Information shown:

──────────

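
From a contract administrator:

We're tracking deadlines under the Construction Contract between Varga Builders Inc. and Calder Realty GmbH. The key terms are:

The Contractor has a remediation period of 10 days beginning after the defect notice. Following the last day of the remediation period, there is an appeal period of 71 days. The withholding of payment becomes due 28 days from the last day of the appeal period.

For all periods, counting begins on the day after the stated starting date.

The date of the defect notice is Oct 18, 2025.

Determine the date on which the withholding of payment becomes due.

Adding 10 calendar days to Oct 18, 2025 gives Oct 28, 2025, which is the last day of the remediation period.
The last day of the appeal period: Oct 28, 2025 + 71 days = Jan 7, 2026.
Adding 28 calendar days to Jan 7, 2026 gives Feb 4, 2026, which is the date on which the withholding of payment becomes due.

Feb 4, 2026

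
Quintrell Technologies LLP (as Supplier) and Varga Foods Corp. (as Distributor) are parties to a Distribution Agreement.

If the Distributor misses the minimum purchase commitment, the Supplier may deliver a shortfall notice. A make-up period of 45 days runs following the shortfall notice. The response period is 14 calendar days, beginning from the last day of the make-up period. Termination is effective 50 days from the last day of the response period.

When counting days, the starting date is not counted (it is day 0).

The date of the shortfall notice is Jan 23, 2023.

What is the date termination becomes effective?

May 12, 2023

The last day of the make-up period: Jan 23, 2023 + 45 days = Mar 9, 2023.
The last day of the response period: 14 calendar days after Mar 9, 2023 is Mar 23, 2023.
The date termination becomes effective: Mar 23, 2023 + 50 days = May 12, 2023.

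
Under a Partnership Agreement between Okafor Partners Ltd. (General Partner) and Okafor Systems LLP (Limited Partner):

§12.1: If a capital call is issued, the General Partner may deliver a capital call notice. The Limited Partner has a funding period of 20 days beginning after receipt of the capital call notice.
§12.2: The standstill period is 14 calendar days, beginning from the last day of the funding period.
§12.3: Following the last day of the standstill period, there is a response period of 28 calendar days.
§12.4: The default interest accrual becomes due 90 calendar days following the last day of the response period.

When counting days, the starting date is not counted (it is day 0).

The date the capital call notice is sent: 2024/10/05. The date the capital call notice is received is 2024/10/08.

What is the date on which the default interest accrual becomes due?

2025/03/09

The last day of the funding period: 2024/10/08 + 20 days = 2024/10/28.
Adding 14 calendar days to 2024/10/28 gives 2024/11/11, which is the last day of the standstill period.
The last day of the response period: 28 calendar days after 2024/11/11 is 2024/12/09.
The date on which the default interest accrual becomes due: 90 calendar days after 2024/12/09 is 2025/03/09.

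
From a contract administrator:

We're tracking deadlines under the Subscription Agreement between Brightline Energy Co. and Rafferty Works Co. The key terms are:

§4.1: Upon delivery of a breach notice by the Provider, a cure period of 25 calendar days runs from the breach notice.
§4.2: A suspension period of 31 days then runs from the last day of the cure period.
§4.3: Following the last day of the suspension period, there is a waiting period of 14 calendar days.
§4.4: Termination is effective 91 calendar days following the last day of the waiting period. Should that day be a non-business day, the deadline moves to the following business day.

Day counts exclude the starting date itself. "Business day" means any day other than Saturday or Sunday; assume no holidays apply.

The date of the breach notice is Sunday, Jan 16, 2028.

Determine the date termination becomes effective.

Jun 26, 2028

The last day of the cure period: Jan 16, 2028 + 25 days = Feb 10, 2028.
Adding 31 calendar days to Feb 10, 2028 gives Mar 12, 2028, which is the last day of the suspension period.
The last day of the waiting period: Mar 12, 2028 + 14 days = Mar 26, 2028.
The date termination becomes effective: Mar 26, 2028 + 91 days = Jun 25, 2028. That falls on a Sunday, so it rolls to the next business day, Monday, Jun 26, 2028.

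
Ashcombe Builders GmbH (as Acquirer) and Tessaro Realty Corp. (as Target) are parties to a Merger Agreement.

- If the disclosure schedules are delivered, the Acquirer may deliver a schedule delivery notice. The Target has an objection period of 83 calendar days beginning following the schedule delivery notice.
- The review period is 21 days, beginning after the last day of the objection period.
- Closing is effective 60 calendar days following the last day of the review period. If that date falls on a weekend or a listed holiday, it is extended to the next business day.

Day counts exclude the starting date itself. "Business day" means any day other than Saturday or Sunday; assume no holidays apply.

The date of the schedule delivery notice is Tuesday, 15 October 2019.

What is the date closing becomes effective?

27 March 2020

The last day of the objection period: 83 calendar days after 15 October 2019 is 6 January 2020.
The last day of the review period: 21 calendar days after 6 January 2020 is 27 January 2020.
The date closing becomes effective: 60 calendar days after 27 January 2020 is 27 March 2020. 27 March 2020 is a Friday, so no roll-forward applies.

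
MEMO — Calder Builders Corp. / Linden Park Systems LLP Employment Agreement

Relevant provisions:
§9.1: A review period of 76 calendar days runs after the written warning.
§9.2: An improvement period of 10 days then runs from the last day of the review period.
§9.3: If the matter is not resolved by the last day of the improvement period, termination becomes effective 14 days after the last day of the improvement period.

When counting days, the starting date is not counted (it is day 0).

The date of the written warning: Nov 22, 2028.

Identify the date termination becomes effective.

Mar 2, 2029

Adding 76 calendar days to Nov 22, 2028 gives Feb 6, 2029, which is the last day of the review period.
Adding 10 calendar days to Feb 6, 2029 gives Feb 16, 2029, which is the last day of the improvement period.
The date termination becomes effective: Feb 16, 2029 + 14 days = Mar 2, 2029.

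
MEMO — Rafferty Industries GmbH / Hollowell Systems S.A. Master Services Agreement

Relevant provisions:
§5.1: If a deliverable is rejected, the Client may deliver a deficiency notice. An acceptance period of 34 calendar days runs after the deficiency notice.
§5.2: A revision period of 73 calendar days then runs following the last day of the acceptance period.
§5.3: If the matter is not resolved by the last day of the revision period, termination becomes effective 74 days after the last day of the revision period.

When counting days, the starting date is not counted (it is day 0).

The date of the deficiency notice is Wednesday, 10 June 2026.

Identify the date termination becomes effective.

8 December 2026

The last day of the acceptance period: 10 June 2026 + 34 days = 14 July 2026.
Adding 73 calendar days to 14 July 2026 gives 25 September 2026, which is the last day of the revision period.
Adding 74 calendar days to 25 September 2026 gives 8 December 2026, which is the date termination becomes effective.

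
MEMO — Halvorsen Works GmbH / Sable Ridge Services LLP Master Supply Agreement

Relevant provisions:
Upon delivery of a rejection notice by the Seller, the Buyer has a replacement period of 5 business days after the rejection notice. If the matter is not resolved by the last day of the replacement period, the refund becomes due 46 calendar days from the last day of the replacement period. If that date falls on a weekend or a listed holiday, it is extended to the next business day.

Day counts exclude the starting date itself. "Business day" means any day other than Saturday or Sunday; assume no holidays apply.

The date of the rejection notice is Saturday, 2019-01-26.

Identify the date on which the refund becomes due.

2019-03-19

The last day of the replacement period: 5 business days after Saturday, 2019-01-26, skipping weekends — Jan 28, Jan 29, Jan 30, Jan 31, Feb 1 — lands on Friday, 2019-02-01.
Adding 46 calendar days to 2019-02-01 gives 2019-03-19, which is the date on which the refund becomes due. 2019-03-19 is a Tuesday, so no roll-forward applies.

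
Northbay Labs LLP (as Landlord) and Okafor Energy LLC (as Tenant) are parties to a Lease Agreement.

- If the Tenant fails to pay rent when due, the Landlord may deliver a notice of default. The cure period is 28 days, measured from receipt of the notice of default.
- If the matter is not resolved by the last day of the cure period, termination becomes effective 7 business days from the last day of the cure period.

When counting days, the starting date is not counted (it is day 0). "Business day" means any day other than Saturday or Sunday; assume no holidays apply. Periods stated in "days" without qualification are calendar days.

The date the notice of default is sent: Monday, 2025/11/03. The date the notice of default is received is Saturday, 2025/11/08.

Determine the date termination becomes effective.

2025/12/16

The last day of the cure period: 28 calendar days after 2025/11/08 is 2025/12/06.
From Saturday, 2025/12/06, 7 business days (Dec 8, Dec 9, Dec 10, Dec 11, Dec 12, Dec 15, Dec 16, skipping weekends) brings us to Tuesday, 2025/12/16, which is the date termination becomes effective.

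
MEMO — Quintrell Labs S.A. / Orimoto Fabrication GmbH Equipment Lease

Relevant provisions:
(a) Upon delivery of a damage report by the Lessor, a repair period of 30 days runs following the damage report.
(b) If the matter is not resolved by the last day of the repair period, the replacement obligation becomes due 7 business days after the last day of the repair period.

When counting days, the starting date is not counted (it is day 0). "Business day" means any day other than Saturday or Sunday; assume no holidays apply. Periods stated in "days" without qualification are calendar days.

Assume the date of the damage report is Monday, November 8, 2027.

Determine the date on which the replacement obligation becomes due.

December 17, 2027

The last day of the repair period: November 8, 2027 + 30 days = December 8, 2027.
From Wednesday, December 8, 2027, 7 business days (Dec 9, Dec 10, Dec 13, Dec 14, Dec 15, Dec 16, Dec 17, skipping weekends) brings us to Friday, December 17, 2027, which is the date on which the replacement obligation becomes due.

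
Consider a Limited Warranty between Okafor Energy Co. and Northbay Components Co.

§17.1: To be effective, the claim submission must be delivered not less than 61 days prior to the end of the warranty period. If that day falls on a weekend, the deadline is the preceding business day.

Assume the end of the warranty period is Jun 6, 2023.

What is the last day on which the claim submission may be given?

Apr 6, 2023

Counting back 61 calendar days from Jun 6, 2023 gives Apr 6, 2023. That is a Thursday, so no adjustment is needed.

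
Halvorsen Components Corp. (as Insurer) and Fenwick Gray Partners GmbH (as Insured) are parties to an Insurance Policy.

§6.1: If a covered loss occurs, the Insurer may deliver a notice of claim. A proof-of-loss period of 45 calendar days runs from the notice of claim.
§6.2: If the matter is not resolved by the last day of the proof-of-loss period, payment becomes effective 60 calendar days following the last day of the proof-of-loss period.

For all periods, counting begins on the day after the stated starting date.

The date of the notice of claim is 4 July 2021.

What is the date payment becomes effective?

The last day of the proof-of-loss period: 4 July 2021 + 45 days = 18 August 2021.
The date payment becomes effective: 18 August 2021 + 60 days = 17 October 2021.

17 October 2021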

──────────

Problem to work on: From the listing above, repeat exactly the lines starting at the line that includes "Identify the date on" and ending at the line that includes "(b) If the matter", with nothing outside that span.

Response to this exercise:
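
Identify the date on which the refund becomes due.

2019-03-19

The last day of the replacement period: 5 business days after Saturday, 2019-01-26, skipping weekends — Jan 28, Jan 29, Jan 30, Jan 31, Feb 1 — lands on Friday, 2019-02-01.
Adding 46 calendar days to 2019-02-01 gives 2019-03-19, which is the date on which the refund becomes due. 2019-03-19 is a Tuesday, so no roll-forward applies.

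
Northbay Labs LLP (as Landlord) and Okafor Energy LLC (as Tenant) are parties to a Lease Agreement.

- If the Tenant fails to pay rent when due, the Landlord may deliver a notice of default. The cure period is 28 days, measured from receipt of the notice of default.
- If the matter is not resolved by the last day of the cure period, termination becomes effective 7 business days from the last day of the cure period.

When counting days, the starting date is not counted (it is day 0). "Business day" means any day other than Saturday or Sunday; assume no holidays apply. Periods stated in "days" without qualification are calendar days.

The date the notice of default is sent: Monday, 2025/11/03. The date the notice of default is received is Saturday, 2025/11/08.

Determine the date termination becomes effective.

2025/12/16

The last day of the cure period: 28 calendar days after 2025/11/08 is 2025/12/06.
From Saturday, 2025/12/06, 7 business days (Dec 8, Dec 9, Dec 10, Dec 11, Dec 12, Dec 15, Dec 16, skipping weekends) brings us to Tuesday, 2025/12/16, which is the date termination becomes effective.

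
MEMO — Quintrell Labs S.A. / Orimoto Fabrication GmbH Equipment Lease

Relevant provisions:
(a) Upon delivery of a damage report by the Lessor, a repair period of 30 days runs following the damage report.
(b) If the matter is not resolved by the last day of the repair period, the replacement obligation becomes due 7 business days after the last day of the repair period.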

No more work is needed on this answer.